* **WORK ORDER**
Using the data below, return every line that holds the word "were".

===== ENTRIES PROVIDED =====

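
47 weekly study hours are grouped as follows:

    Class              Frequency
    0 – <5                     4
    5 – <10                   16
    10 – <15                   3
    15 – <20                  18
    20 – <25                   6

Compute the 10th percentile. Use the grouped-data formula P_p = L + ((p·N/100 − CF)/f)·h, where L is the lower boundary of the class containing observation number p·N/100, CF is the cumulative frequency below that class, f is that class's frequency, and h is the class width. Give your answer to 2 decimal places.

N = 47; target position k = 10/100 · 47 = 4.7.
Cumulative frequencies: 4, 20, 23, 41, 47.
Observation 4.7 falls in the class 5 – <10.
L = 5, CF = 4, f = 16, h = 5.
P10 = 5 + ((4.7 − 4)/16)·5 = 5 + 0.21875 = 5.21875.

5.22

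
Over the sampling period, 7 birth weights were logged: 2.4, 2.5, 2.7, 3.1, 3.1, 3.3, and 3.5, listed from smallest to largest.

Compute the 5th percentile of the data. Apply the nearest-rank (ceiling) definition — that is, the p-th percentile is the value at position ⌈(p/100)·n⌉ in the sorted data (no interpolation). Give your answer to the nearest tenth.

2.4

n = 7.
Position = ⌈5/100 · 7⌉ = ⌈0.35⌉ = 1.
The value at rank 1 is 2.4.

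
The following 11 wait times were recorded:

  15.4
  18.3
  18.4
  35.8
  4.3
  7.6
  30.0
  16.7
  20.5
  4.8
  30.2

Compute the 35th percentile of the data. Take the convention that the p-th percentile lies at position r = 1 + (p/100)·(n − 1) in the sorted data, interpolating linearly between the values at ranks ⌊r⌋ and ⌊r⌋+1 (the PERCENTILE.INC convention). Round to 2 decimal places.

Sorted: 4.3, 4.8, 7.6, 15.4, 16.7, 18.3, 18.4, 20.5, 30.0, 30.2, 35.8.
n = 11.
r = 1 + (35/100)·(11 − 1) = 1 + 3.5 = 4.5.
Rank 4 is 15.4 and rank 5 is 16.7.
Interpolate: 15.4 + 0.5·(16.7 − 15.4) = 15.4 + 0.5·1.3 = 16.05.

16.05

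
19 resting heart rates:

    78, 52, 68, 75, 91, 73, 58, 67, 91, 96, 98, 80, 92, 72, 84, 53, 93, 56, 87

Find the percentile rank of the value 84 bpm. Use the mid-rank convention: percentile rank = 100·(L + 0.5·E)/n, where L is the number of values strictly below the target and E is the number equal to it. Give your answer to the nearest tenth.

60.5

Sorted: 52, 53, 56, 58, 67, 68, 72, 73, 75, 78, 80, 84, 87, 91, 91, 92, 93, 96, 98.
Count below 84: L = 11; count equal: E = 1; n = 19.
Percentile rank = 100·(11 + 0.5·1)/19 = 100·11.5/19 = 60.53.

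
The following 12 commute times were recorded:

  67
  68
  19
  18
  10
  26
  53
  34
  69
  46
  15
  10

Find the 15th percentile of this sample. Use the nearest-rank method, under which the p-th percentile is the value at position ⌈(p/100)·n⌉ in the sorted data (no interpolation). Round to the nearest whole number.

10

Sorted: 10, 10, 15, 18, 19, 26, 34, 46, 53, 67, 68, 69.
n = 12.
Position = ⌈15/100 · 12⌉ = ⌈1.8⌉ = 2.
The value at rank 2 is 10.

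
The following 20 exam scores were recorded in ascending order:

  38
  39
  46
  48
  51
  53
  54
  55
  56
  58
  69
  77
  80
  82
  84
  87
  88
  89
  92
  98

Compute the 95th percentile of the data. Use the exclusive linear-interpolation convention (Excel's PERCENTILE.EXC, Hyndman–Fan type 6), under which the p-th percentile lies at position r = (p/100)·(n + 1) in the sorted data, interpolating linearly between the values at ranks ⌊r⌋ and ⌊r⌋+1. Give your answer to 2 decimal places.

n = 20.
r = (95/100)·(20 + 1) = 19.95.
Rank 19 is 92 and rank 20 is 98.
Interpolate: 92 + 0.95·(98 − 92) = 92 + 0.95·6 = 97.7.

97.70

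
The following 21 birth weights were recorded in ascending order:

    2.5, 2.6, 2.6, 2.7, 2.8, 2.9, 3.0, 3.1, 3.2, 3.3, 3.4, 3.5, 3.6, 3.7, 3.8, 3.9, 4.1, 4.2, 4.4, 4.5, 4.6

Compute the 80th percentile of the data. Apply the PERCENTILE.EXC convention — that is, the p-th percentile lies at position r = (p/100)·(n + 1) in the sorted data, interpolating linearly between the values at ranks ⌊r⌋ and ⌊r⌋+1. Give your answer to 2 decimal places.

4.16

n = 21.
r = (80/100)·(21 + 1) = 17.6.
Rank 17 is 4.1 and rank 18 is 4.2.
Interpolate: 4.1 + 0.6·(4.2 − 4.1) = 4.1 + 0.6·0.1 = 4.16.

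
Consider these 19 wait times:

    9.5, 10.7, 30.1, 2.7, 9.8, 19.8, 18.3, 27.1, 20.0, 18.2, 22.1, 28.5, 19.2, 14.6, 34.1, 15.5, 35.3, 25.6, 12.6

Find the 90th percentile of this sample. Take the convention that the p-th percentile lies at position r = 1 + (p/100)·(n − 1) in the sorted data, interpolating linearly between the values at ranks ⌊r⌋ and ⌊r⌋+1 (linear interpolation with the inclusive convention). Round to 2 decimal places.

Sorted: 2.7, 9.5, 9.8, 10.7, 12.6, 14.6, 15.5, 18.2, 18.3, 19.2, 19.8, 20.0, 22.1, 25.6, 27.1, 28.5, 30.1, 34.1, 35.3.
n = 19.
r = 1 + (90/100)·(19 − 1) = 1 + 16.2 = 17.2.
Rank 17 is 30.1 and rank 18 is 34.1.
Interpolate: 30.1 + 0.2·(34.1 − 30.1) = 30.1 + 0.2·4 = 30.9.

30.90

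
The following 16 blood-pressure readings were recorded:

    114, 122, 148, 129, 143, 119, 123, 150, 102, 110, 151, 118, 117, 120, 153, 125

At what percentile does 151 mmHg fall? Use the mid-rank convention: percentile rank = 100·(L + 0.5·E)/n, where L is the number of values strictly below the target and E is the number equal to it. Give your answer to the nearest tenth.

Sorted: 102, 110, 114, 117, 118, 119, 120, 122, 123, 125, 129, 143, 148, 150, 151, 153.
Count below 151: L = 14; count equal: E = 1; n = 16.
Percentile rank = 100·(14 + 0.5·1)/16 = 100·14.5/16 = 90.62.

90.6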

=====
===== ENTRIES PROVIDED =====

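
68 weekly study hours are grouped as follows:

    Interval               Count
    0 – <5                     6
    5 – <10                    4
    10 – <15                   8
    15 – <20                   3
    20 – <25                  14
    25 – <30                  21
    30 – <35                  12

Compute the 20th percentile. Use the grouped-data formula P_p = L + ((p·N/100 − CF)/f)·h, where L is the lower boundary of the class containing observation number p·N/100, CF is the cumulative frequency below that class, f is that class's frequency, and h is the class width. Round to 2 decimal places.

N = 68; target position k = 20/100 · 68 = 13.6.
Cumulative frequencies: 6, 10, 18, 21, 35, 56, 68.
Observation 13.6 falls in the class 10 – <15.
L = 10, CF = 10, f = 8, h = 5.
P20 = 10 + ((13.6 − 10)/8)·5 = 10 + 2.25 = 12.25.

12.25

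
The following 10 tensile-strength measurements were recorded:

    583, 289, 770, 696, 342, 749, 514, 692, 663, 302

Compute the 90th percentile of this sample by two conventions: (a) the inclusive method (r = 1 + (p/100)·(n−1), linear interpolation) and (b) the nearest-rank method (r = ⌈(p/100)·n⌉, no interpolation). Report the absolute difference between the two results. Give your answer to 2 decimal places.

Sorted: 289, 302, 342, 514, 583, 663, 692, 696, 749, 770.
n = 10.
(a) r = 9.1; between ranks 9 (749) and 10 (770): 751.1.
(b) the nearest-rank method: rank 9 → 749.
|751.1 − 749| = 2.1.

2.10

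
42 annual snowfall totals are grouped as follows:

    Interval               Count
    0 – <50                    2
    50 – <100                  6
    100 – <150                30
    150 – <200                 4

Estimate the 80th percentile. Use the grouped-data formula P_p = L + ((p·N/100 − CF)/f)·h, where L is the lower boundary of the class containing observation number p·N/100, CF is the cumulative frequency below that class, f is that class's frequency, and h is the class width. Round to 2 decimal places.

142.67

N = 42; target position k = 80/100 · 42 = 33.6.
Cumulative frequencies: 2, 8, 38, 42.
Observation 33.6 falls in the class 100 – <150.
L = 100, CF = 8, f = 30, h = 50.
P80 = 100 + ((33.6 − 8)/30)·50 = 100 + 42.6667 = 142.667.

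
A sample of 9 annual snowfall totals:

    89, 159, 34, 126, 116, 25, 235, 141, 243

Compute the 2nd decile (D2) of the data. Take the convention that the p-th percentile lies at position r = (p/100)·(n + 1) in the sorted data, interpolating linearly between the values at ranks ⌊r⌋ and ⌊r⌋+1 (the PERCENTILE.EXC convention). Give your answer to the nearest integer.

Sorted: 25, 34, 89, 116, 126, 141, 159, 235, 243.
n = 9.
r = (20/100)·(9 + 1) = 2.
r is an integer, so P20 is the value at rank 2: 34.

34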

=====
===== ENTRIES PROVIDED =====

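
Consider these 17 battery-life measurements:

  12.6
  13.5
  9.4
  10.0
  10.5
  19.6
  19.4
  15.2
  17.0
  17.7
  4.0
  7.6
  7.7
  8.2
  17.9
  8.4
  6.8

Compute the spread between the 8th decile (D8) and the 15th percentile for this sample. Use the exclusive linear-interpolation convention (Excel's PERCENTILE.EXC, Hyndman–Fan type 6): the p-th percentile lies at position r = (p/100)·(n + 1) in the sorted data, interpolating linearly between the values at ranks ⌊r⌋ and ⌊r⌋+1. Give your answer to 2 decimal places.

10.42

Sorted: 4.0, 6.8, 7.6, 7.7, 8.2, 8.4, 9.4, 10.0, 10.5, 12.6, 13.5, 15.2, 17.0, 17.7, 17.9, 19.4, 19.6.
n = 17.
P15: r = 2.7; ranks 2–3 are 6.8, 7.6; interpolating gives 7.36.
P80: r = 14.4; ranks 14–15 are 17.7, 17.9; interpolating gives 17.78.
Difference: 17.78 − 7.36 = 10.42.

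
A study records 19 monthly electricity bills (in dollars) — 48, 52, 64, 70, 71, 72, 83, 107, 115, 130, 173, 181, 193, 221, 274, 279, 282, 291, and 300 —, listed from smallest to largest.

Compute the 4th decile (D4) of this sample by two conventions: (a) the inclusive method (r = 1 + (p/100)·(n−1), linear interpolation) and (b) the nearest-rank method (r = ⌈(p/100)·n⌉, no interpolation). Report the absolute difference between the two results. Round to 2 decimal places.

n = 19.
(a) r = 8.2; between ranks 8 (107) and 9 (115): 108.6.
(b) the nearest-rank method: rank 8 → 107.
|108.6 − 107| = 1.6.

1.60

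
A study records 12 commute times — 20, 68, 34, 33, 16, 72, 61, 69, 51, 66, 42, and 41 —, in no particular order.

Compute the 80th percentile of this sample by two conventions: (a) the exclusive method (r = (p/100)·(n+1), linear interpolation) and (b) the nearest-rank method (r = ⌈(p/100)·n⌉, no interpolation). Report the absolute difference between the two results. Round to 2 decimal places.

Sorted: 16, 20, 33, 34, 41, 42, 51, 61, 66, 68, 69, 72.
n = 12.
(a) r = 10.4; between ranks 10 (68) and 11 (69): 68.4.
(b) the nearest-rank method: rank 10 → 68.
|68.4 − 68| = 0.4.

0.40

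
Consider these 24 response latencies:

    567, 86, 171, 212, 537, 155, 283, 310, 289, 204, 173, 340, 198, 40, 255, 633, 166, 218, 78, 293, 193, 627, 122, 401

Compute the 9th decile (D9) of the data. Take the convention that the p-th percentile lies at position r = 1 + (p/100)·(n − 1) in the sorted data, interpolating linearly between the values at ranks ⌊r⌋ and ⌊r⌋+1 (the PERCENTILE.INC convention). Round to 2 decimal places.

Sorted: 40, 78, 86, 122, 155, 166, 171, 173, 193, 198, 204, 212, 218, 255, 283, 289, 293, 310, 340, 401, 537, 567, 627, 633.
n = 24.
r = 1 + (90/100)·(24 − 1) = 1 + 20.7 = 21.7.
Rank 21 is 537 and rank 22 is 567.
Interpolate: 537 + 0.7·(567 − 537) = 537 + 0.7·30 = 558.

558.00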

=====

* **YOUR RESPONSE**
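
Over the sampling period, 7 birth weights were logged: 2.4, 2.5, 2.7, 3.1, 3.1, 3.3, and 3.5, listed from smallest to largest.
The following 11 wait times were recorded:
The following 12 commute times were recorded:
The following 20 exam scores were recorded in ascending order:
The following 21 birth weights were recorded in ascending order:
The following 16 blood-pressure readings were recorded:
The following 10 tensile-strength measurements were recorded: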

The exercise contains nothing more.